Prompt ▸
Retype, word for word, only the lines from the one with "Pioneer Foundation —" through the last line of the data below.

Extracted data ▸
>>

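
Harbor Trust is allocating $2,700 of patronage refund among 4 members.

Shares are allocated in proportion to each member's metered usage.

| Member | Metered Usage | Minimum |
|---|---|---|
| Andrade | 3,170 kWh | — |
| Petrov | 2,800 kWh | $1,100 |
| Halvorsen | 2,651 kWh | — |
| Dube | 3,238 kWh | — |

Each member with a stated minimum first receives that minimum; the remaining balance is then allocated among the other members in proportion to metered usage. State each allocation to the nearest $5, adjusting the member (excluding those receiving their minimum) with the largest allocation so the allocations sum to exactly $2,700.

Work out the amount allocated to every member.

Andrade: $560 | Petrov: $1,100 | Halvorsen: $470 | Dube: $570

Fund the minimums — Petrov $1,100. Balance $1,600.
Balance split over remaining metered usage 9,059: Andrade 559.89 → $560; Halvorsen 468.22 → $470; Dube 571.90 → $570.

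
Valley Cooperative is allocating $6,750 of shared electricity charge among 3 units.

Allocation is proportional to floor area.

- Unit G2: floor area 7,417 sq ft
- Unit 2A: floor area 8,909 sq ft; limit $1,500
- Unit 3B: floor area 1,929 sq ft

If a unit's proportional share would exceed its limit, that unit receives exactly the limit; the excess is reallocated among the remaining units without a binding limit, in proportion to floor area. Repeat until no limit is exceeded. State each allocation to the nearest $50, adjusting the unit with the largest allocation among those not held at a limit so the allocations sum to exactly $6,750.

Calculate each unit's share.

Unit G2: $4,150 · Unit 2A: $1,500 · Unit 3B: $1,100

Combined floor area = 18,255.
Unconstrained shares: Unit G2 2,742.52; Unit 2A 3,294.21; Unit 3B 713.27.
Cap binds for Unit 2A ($1,500); remaining pool $5,250 reallocated over remaining floor area 9,346.
Redistributed shares: Unit G2 4,166.41 → $4,150; Unit 3B 1,083.59 → $1,100.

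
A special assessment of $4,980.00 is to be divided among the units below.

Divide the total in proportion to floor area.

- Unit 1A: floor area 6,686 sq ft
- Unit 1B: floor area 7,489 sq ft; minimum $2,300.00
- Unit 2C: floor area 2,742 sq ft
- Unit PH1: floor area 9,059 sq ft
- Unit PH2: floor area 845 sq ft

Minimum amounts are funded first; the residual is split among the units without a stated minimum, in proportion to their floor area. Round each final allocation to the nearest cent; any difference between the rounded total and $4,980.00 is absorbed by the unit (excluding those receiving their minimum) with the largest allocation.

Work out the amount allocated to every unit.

Guaranteed amounts: Unit 1B $2,300.00. Remaining pool $2,680.00.
Remaining pool split over remaining floor area 19,332: Unit 1A 926.8819 → $926.88; Unit 2C 380.1241 → $380.12; Unit PH1 1,255.8514 → $1,255.85; Unit PH2 117.1426 → $117.14.
Rounding difference +$0.01 applied to Unit PH1 → $1,255.86.

Unit 1A: $926.88 · Unit 1B: $2,300.00 · Unit 2C: $380.12 · Unit PH1: $1,255.86 · Unit PH2: $117.14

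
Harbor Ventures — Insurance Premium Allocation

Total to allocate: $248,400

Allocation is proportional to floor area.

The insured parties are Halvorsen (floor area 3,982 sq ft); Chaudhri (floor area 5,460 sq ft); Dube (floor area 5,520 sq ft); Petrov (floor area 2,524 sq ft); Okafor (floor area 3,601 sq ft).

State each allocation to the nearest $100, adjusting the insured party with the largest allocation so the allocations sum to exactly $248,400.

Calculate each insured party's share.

Floor area total: 21,087.
Pro-rata amounts: Halvorsen 3,982/21,087 × $248,400 = 46,907.04; Chaudhri 5,460/21,087 × $248,400 = 64,317.54; Dube 5,520/21,087 × $248,400 = 65,024.33; Petrov 2,524/21,087 × $248,400 = 29,732.14; Okafor 3,601/21,087 × $248,400 = 42,418.95.
At nearest $100: Halvorsen $46,900; Chaudhri $64,300; Dube $65,000; Petrov $29,700; Okafor $42,400. Sum = $248,300.
Difference $248,400 − $248,300 = +$100 applied to largest allocation (Dube): Dube becomes $65,100.

Halvorsen: $46,900; Chaudhri: $64,300; Dube: $65,100; Petrov: $29,700; Okafor: $42,400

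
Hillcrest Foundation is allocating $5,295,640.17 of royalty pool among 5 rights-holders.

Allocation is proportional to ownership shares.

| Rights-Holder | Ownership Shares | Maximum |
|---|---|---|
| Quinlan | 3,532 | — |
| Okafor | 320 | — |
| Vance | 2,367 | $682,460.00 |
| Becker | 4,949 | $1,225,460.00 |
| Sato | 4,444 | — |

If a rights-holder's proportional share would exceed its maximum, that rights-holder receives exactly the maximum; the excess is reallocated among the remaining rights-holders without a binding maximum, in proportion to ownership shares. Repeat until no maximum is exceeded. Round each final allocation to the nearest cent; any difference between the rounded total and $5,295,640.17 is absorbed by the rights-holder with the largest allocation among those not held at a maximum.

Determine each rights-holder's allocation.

Combined ownership shares = 15,612.
Unconstrained shares: Quinlan 1,198,065.6598; Okafor 108,545.0201; Vance 802,893.9458; Becker 1,678,716.5771; Sato 1,507,418.9672.
Cap binds for Vance ($682,460.00), Becker ($1,225,460.00); balance $3,387,720.17 reallocated over remaining ownership shares 8,296.
Remaining shares: Quinlan 1,442,312.8785 → $1,442,312.88; Okafor 130,673.8735 → $130,673.87; Sato 1,814,733.4180 → $1,814,733.42.

Quinlan: $1,442,312.88 | Okafor: $130,673.87 | Vance: $682,460.00 | Becker: $1,225,460.00 | Sato: $1,814,733.42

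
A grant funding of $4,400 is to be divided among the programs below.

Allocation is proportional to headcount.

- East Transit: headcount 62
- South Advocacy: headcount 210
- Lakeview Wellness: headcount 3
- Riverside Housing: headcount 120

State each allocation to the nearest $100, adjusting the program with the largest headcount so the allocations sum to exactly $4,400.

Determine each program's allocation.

Combined headcount = 395.
Unrounded shares: East Transit 62/395 × $4,400 = 690.63; South Advocacy 210/395 × $4,400 = 2,339.24; Lakeview Wellness 3/395 × $4,400 = 33.42; Riverside Housing 120/395 × $4,400 = 1,336.71.
After rounding ($100): East Transit $700; South Advocacy $2,300; Lakeview Wellness $0; Riverside Housing $1,300. Sum = $4,300.
Difference $4,400 − $4,300 = +$100 applied to largest headcount (South Advocacy): South Advocacy becomes $2,400.

East Transit: $700 · South Advocacy: $2,400 · Lakeview Wellness: $0 · Riverside Housing: $1,300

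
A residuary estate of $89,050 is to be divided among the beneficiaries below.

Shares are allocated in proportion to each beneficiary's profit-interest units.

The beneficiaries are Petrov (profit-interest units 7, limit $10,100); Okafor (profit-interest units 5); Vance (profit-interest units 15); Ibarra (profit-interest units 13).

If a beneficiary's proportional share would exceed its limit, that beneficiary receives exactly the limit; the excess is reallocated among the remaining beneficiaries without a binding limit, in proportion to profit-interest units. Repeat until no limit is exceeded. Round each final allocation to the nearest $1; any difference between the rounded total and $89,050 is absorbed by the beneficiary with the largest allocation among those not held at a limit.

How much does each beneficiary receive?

Petrov: $10,100 · Okafor: $11,962 · Vance: $35,886 · Ibarra: $31,102

Sum of profit-interest units: 40.
Proportional shares (ignoring caps): Petrov 15,583.75; Okafor 11,131.25; Vance 33,393.75; Ibarra 28,941.25.
Held at cap: Petrov ($10,100); balance $78,950 reallocated over remaining profit-interest units 33.
Remaining shares: Okafor 11,962.12 → $11,962; Vance 35,886.36 → $35,886; Ibarra 31,101.52 → $31,102.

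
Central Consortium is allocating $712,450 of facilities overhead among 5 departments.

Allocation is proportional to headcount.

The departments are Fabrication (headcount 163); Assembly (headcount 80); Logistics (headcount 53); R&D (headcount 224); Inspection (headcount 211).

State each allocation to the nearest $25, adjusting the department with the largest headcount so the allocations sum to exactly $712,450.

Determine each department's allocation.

Fabrication: $158,875 | Assembly: $77,975 | Logistics: $51,650 | R&D: $218,300 | Inspection: $205,650

Combined headcount = 731.
Raw shares: Fabrication 163/731 × $712,450 = 158,863.68; Assembly 80/731 × $712,450 = 77,969.90; Logistics 53/731 × $712,450 = 51,655.06; R&D 224/731 × $712,450 = 218,315.73; Inspection 211/731 × $712,450 = 205,645.62.
At nearest $25: Fabrication $158,875; Assembly $77,975; Logistics $51,650; R&D $218,325; Inspection $205,650. Sum = $712,475.
Difference $712,450 − $712,475 = −$25 applied to largest headcount (R&D): R&D becomes $218,300.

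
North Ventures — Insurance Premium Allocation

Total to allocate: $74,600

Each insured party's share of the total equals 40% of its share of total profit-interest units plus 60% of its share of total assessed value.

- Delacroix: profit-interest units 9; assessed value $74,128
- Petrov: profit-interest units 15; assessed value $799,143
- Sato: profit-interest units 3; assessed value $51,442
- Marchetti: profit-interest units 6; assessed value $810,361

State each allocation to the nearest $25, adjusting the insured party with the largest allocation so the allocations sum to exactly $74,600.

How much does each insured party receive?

Delacroix: $10,050 · Petrov: $34,175 · Sato: $4,050 · Marchetti: $26,325

Totals — profit-interest units 33, assessed value 1,735,074.
Combined weights (40% profit-interest units + 60% assessed value): Delacroix 0.1347; Petrov 0.4582; Sato 0.0542; Marchetti 0.3530.
Raw shares: Delacroix 10,050.47; Petrov 34,179.26; Sato 4,039.79; Marchetti 26,330.48.
Rounded to nearest $25: Delacroix $10,050; Petrov $34,175; Sato $4,050; Marchetti $26,325. Sum = $74,600.
No rounding difference to absorb.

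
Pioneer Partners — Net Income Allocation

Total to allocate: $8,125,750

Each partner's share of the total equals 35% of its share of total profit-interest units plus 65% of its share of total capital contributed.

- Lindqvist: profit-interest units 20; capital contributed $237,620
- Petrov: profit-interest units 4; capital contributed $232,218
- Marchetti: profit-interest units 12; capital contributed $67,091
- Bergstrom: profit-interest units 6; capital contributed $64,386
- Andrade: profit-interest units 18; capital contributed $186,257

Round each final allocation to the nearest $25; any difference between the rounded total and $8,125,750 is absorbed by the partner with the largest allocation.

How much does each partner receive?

Lindqvist: $2,541,575 · Petrov: $1,746,925 · Marchetti: $1,018,750 · Bergstrom: $716,200 · Andrade: $2,102,300

Profit-interest units total 60; capital contributed total 787,572.
Combined weights (35% profit-interest units + 65% capital contributed): Lindqvist 0.3128; Petrov 0.2150; Marchetti 0.1254; Bergstrom 0.0881; Andrade 0.2587.
Unrounded shares: Lindqvist 2,541,568.27; Petrov 1,746,937.20; Marchetti 1,018,738.57; Bergstrom 716,196.63; Andrade 2,102,309.33.
At nearest $25: Lindqvist $2,541,575; Petrov $1,746,925; Marchetti $1,018,750; Bergstrom $716,200; Andrade $2,102,300. Sum = $8,125,750.
No rounding difference to absorb.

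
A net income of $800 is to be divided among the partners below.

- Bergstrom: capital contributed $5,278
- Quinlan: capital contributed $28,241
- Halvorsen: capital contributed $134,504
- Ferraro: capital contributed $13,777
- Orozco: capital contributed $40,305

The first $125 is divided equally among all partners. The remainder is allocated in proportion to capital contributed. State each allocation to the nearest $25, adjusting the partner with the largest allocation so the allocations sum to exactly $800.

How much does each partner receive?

Bergstrom: $50; Quinlan: $100; Halvorsen: $425; Ferraro: $75; Orozco: $150

$125 shared equally gives $25 per partner.
Remainder $675 by capital contributed (total 222,105): Bergstrom 16.04 → $25; Quinlan 85.83 → $75; Halvorsen 408.77 → $400; Ferraro 41.87 → $50; Orozco 122.49 → $125.
Totals: Bergstrom $25 + $25 = $50; Quinlan $25 + $75 = $100; Halvorsen $25 + $400 = $425; Ferraro $25 + $50 = $75; Orozco $25 + $125 = $150.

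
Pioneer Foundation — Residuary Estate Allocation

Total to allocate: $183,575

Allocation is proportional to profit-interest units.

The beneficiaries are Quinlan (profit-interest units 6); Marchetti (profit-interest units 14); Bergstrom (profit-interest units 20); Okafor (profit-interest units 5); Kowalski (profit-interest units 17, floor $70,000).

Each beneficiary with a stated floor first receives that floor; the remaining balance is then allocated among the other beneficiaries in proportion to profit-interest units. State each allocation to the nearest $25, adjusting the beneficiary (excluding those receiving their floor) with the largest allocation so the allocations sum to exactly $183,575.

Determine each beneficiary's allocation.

Quinlan: $15,150; Marchetti: $35,325; Bergstrom: $50,475; Okafor: $12,625; Kowalski: $70,000

Guaranteed amounts: Kowalski $70,000. Remaining pool $113,575.
Remaining pool split over remaining profit-interest units 45: Quinlan 15,143.33 → $15,150; Marchetti 35,334.44 → $35,325; Bergstrom 50,477.78 → $50,475; Okafor 12,619.44 → $12,625.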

<<

Task answer ▸
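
Pioneer Foundation — Residuary Estate Allocation

Total to allocate: $183,575

Allocation is proportional to profit-interest units.

The beneficiaries are Quinlan (profit-interest units 6); Marchetti (profit-interest units 14); Bergstrom (profit-interest units 20); Okafor (profit-interest units 5); Kowalski (profit-interest units 17, floor $70,000).

Each beneficiary with a stated floor first receives that floor; the remaining balance is then allocated among the other beneficiaries in proportion to profit-interest units. State each allocation to the nearest $25, adjusting the beneficiary (excluding those receiving their floor) with the largest allocation so the allocations sum to exactly $183,575.

Determine each beneficiary's allocation.

Quinlan: $15,150; Marchetti: $35,325; Bergstrom: $50,475; Okafor: $12,625; Kowalski: $70,000

Guaranteed amounts: Kowalski $70,000. Remaining pool $113,575.
Remaining pool split over remaining profit-interest units 45: Quinlan 15,143.33 → $15,150; Marchetti 35,334.44 → $35,325; Bergstrom 50,477.78 → $50,475; Okafor 12,619.44 → $12,625.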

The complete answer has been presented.